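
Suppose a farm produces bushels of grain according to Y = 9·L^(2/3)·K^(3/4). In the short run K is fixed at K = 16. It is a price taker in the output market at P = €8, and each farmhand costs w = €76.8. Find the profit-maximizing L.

L* = 125

With K = 16, MP_L = (2/3)·9·L^(-1/3)·16^(3/4) = 48·L^(-1/3).
Profit maximization for a price taker requires P·MP_L = w: 8·48·L^(-1/3) = 76.8.
So L^(-1/3) = 0.2, which gives L = 125.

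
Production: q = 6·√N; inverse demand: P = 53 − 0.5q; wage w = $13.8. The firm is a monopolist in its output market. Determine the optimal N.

N* = 25

Marginal revenue from the inverse demand is MR = 53 − q.
The marginal product is MP_N = 3·N^(-1/2).
A monopolist hires until marginal revenue product equals the wage: MR·MP_N = w.
At N, q = 6·√N. Substituting and solving: (53 − 6·√N)·3·N^(-1/2) = 13.8 gives N = 25.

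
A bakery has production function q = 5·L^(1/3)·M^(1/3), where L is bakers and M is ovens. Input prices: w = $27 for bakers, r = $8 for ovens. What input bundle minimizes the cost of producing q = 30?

L* = 8, M* = 27

Cost minimization requires the marginal rate of technical substitution to equal the input-price ratio: MP_L/MP_M = w/r.
Here MP_L/MP_M = (1/3)·(M/L)/(1/3) = (M/L). Setting this equal to 27/8 = 3.375 gives M = 3.375L.
Substituting into q = 30: 5·L^(1/3)·(3.375L)^(1/3) = 30.
Solving, L = 8 and M = 27.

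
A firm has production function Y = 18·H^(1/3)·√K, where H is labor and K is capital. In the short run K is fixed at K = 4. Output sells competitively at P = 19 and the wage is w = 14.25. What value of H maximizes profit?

H* = 64

With K = 4, MP_H = (1/3)·18·H^(-2/3)·4^(1/2) = 12·H^(-2/3).
Profit maximization for a price taker requires P·MP_H = w: 19·12·H^(-2/3) = 14.25.
So H^(-2/3) = 0.0625, which gives H = 64.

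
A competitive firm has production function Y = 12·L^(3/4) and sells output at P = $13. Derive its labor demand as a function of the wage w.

MP_L = (3/4)·12·L^(-1/4) = 9·L^(-1/4).
Setting P·MP_L = w: 117·L^(-1/4) = w.
Solving for L: L^(-1/4) = w/117, so L = (117/w)^(4).

L(w) = (117/w)^(4)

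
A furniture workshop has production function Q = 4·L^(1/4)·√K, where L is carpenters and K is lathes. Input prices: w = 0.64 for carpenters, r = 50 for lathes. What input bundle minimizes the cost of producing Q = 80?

Cost minimization requires the marginal rate of technical substitution to equal the input-price ratio: MP_L/MP_K = w/r.
Here MP_L/MP_K = (1/4)·(K/L)/(1/2) = 0.5·(K/L). Setting this equal to 0.64/50 = 0.0128 gives K = 0.0256L.
Substituting into Q = 80: 4·L^(1/4)·(0.0256L)^(1/2) = 80.
Solving, L = 625 and K = 16.

L* = 625, K* = 16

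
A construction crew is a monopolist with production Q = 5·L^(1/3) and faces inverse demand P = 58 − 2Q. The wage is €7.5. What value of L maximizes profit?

L* = 8

Marginal revenue from the inverse demand is MR = 58 − 4Q.
The marginal product is MP_L = (5/3)·L^(-2/3).
A monopolist hires until marginal revenue product equals the wage: MR·MP_L = w.
At L, Q = 5·L^(1/3). Substituting and solving: (58 − 20·L^(1/3))·(5/3)·L^(-2/3) = 7.5 gives L = 8.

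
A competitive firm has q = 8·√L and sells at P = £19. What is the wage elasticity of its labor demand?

ε = -2

MP_L = (1/2)·8·L^(-1/2), so P·MP_L = w gives 76·L^(-1/2) = w.
Solving, L(w) = (76/w)^(2). This is a constant-elasticity form: L ∝ w^(−2), so ε = −2.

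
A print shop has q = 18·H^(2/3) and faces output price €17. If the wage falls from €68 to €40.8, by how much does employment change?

ΔH = 98

From P·MP_H = w with MP_H = 12·H^(-1/3), the labor demand is H(w) = (204/w)^(3).
At w = 68: H = 27. At w = 40.8: H = 125.
ΔH = 125 − 27 = 98.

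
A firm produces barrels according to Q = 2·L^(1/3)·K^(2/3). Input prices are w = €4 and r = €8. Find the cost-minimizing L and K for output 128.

Cost minimization requires the marginal rate of technical substitution to equal the input-price ratio: MP_L/MP_K = w/r.
Here MP_L/MP_K = (1/3)·(K/L)/(2/3) = 0.5·(K/L). Setting this equal to 4/8 = 0.5 gives K = L.
Substituting into Q = 128: 2·L^(1/3)·(L)^(2/3) = 128.
Solving, L = 64 and K = 64.

L* = 64, K* = 64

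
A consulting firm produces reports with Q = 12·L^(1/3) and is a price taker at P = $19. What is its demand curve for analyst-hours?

MP_L = (1/3)·12·L^(-2/3) = 4·L^(-2/3).
Setting P·MP_L = w: 76·L^(-2/3) = w.
Solving for L: L^(-2/3) = w/76, so L = (76/w)^(3/2).

L(w) = (76/w)^(3/2)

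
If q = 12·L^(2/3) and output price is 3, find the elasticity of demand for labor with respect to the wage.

MP_L = (2/3)·12·L^(-1/3), so P·MP_L = w gives 24·L^(-1/3) = w.
Solving, L(w) = (24/w)^(3). This is a constant-elasticity form: L ∝ w^(−3), so ε = −3.

ε = -3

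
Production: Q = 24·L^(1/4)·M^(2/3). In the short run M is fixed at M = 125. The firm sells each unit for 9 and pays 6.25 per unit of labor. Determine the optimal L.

L* = 1296

With M = 125, MP_L = (1/4)·24·L^(-3/4)·125^(2/3) = 150·L^(-3/4).
Profit maximization for a price taker requires P·MP_L = w: 9·150·L^(-3/4) = 6.25.
So L^(-3/4) = 1/216, which gives L = 1296.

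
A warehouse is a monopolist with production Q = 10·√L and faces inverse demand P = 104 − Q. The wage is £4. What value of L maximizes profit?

Marginal revenue from the inverse demand is MR = 104 − 2Q.
The marginal product is MP_L = 5·L^(-1/2).
A monopolist hires until marginal revenue product equals the wage: MR·MP_L = w.
At L, Q = 10·√L. Substituting and solving: (104 − 20·√L)·5·L^(-1/2) = 4 gives L = 25.

L* = 25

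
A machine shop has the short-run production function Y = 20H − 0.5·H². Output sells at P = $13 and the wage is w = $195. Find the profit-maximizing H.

The marginal product of H is MP_H = 20 − H.
A price-taking firm hires until the value of the marginal product equals the wage: P·MP_H = w, so 13·(20 − H) = 195.
Then 20 − H = 15, giving H = 5.

H* = 5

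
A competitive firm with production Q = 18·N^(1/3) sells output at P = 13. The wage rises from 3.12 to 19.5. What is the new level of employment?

From P·MP_N = w with MP_N = 6·N^(-2/3), the labor demand is N(w) = (78/w)^(3/2).
At w = 3.12: N = 125. At w = 19.5: N = 8.

N* = 8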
* * * * *
**Task details:** Put down each entry again, unchanged and complete.

**Answer to this task:**
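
Suppose a farm produces bushels of grain according to Y = 9·L^(2/3)·K^(3/4). In the short run K is fixed at K = 16. It is a price taker in the output market at P = €8, and each farmhand costs w = €76.8. Find the profit-maximizing L.

L* = 125

With K = 16, MP_L = (2/3)·9·L^(-1/3)·16^(3/4) = 48·L^(-1/3).
Profit maximization for a price taker requires P·MP_L = w: 8·48·L^(-1/3) = 76.8.
So L^(-1/3) = 0.2, which gives L = 125.

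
Production: q = 6·√N; inverse demand: P = 53 − 0.5q; wage w = $13.8. The firm is a monopolist in its output market. Determine the optimal N.

N* = 25

Marginal revenue from the inverse demand is MR = 53 − q.
The marginal product is MP_N = 3·N^(-1/2).
A monopolist hires until marginal revenue product equals the wage: MR·MP_N = w.
At N, q = 6·√N. Substituting and solving: (53 − 6·√N)·3·N^(-1/2) = 13.8 gives N = 25.

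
A bakery has production function q = 5·L^(1/3)·M^(1/3), where L is bakers and M is ovens. Input prices: w = $27 for bakers, r = $8 for ovens. What input bundle minimizes the cost of producing q = 30?

L* = 8, M* = 27

Cost minimization requires the marginal rate of technical substitution to equal the input-price ratio: MP_L/MP_M = w/r.
Here MP_L/MP_M = (1/3)·(M/L)/(1/3) = (M/L). Setting this equal to 27/8 = 3.375 gives M = 3.375L.
Substituting into q = 30: 5·L^(1/3)·(3.375L)^(1/3) = 30.
Solving, L = 8 and M = 27.

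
A firm has production function Y = 18·H^(1/3)·√K, where H is labor and K is capital. In the short run K is fixed at K = 4. Output sells competitively at P = 19 and the wage is w = 14.25. What value of H maximizes profit?

H* = 64

With K = 4, MP_H = (1/3)·18·H^(-2/3)·4^(1/2) = 12·H^(-2/3).
Profit maximization for a price taker requires P·MP_H = w: 19·12·H^(-2/3) = 14.25.
So H^(-2/3) = 0.0625, which gives H = 64.

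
A competitive firm has production function Y = 12·L^(3/4) and sells output at P = $13. Derive its labor demand as a function of the wage w.

MP_L = (3/4)·12·L^(-1/4) = 9·L^(-1/4).
Setting P·MP_L = w: 117·L^(-1/4) = w.
Solving for L: L^(-1/4) = w/117, so L = (117/w)^(4).

L(w) = (117/w)^(4)

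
A furniture workshop has production function Q = 4·L^(1/4)·√K, where L is carpenters and K is lathes. Input prices: w = 0.64 for carpenters, r = 50 for lathes. What input bundle minimizes the cost of producing Q = 80?

Cost minimization requires the marginal rate of technical substitution to equal the input-price ratio: MP_L/MP_K = w/r.
Here MP_L/MP_K = (1/4)·(K/L)/(1/2) = 0.5·(K/L). Setting this equal to 0.64/50 = 0.0128 gives K = 0.0256L.
Substituting into Q = 80: 4·L^(1/4)·(0.0256L)^(1/2) = 80.
Solving, L = 625 and K = 16.

L* = 625, K* = 16

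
A construction crew is a monopolist with production Q = 5·L^(1/3) and faces inverse demand P = 58 − 2Q. The wage is €7.5. What value of L maximizes profit?

L* = 8

Marginal revenue from the inverse demand is MR = 58 − 4Q.
The marginal product is MP_L = (5/3)·L^(-2/3).
A monopolist hires until marginal revenue product equals the wage: MR·MP_L = w.
At L, Q = 5·L^(1/3). Substituting and solving: (58 − 20·L^(1/3))·(5/3)·L^(-2/3) = 7.5 gives L = 8.

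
A competitive firm has q = 8·√L and sells at P = £19. What is the wage elasticity of its labor demand?

ε = -2

MP_L = (1/2)·8·L^(-1/2), so P·MP_L = w gives 76·L^(-1/2) = w.
Solving, L(w) = (76/w)^(2). This is a constant-elasticity form: L ∝ w^(−2), so ε = −2.

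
A print shop has q = 18·H^(2/3) and faces output price €17. If the wage falls from €68 to €40.8, by how much does employment change?

ΔH = 98

From P·MP_H = w with MP_H = 12·H^(-1/3), the labor demand is H(w) = (204/w)^(3).
At w = 68: H = 27. At w = 40.8: H = 125.
ΔH = 125 − 27 = 98.

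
A firm produces barrels according to Q = 2·L^(1/3)·K^(2/3). Input prices are w = €4 and r = €8. Find the cost-minimizing L and K for output 128.

Cost minimization requires the marginal rate of technical substitution to equal the input-price ratio: MP_L/MP_K = w/r.
Here MP_L/MP_K = (1/3)·(K/L)/(2/3) = 0.5·(K/L). Setting this equal to 4/8 = 0.5 gives K = L.
Substituting into Q = 128: 2·L^(1/3)·(L)^(2/3) = 128.
Solving, L = 64 and K = 64.

L* = 64, K* = 64

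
A consulting firm produces reports with Q = 12·L^(1/3) and is a price taker at P = $19. What is its demand curve for analyst-hours?

MP_L = (1/3)·12·L^(-2/3) = 4·L^(-2/3).
Setting P·MP_L = w: 76·L^(-2/3) = w.
Solving for L: L^(-2/3) = w/76, so L = (76/w)^(3/2).

L(w) = (76/w)^(3/2)

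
If q = 12·L^(2/3) and output price is 3, find the elasticity of demand for labor with respect to the wage.

MP_L = (2/3)·12·L^(-1/3), so P·MP_L = w gives 24·L^(-1/3) = w.
Solving, L(w) = (24/w)^(3). This is a constant-elasticity form: L ∝ w^(−3), so ε = −3.

ε = -3

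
Production: Q = 24·L^(1/4)·M^(2/3). In the short run M is fixed at M = 125. The firm sells each unit for 9 and pays 6.25 per unit of labor. Determine the optimal L.

L* = 1296

With M = 125, MP_L = (1/4)·24·L^(-3/4)·125^(2/3) = 150·L^(-3/4).
Profit maximization for a price taker requires P·MP_L = w: 9·150·L^(-3/4) = 6.25.
So L^(-3/4) = 1/216, which gives L = 1296.

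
A warehouse is a monopolist with production Q = 10·√L and faces inverse demand P = 104 − Q. The wage is £4. What value of L maximizes profit?

Marginal revenue from the inverse demand is MR = 104 − 2Q.
The marginal product is MP_L = 5·L^(-1/2).
A monopolist hires until marginal revenue product equals the wage: MR·MP_L = w.
At L, Q = 10·√L. Substituting and solving: (104 − 20·√L)·5·L^(-1/2) = 4 gives L = 25.

L* = 25

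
A machine shop has the short-run production function Y = 20H − 0.5·H². Output sells at P = $13 and the wage is w = $195. Find the profit-maximizing H.

The marginal product of H is MP_H = 20 − H.
A price-taking firm hires until the value of the marginal product equals the wage: P·MP_H = w, so 13·(20 − H) = 195.
Then 20 − H = 15, giving H = 5.

H* = 5

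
A competitive firm with production Q = 18·N^(1/3) sells output at P = 13. The wage rises from 3.12 to 19.5. What is the new level of employment?

From P·MP_N = w with MP_N = 6·N^(-2/3), the labor demand is N(w) = (78/w)^(3/2).
At w = 3.12: N = 125. At w = 19.5: N = 8.

N* = 8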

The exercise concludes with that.